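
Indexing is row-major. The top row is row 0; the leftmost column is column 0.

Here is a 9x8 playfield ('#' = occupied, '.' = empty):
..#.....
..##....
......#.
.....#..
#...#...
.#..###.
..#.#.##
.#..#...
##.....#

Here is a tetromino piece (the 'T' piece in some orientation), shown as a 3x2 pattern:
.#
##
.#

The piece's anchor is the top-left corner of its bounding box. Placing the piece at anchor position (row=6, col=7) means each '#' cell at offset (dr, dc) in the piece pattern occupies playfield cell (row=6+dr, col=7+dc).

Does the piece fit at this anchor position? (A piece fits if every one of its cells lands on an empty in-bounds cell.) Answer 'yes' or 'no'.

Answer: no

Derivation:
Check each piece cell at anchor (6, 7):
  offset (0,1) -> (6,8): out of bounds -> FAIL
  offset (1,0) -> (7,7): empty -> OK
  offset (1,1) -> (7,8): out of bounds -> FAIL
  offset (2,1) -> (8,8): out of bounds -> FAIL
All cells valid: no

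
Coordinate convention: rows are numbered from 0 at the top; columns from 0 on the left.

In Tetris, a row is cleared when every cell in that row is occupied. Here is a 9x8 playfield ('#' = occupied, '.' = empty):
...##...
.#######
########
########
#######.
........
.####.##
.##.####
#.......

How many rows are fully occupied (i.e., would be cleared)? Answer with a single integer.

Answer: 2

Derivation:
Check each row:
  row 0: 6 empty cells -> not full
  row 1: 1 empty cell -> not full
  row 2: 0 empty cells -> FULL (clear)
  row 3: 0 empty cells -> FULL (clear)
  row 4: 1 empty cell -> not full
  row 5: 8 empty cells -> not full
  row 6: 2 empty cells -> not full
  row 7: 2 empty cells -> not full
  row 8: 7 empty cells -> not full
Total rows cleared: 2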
════
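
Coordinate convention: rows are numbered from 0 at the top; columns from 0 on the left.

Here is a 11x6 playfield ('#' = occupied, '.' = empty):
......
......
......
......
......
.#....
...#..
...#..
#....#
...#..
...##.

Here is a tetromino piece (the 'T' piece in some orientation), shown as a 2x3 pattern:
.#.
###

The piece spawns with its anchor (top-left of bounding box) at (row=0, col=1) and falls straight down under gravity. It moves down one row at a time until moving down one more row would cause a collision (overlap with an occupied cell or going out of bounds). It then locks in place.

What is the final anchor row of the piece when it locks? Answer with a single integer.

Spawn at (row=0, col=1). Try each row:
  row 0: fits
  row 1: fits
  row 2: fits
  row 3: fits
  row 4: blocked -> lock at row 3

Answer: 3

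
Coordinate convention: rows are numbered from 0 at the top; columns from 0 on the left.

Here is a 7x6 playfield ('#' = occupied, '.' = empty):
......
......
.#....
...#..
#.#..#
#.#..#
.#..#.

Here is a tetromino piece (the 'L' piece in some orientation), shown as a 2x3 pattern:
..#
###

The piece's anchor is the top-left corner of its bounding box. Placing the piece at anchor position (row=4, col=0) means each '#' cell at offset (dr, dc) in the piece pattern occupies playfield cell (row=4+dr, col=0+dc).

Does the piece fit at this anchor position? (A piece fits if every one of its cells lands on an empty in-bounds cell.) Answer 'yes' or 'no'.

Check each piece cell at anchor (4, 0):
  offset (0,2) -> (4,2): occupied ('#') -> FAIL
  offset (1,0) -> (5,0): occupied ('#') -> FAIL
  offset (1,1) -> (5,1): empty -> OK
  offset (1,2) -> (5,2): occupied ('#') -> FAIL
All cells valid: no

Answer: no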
════
Reproduce word for word the material above, starting with the line that has "What is the" and stopping after the line that has "cell (row=4+dr, col=0+dc).".

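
What is the final anchor row of the piece when it locks? Answer with a single integer.

Spawn at (row=0, col=1). Try each row:
  row 0: fits
  row 1: fits
  row 2: fits
  row 3: fits
  row 4: blocked -> lock at row 3

Answer: 3

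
Coordinate convention: rows are numbered from 0 at the top; columns from 0 on the left.

Here is a 7x6 playfield ('#' = occupied, '.' = empty):
......
......
.#....
...#..
#.#..#
#.#..#
.#..#.

Here is a tetromino piece (the 'L' piece in some orientation), shown as a 2x3 pattern:
..#
###

The piece's anchor is the top-left corner of its bounding box. Placing the piece at anchor position (row=4, col=0) means each '#' cell at offset (dr, dc) in the piece pattern occupies playfield cell (row=4+dr, col=0+dc).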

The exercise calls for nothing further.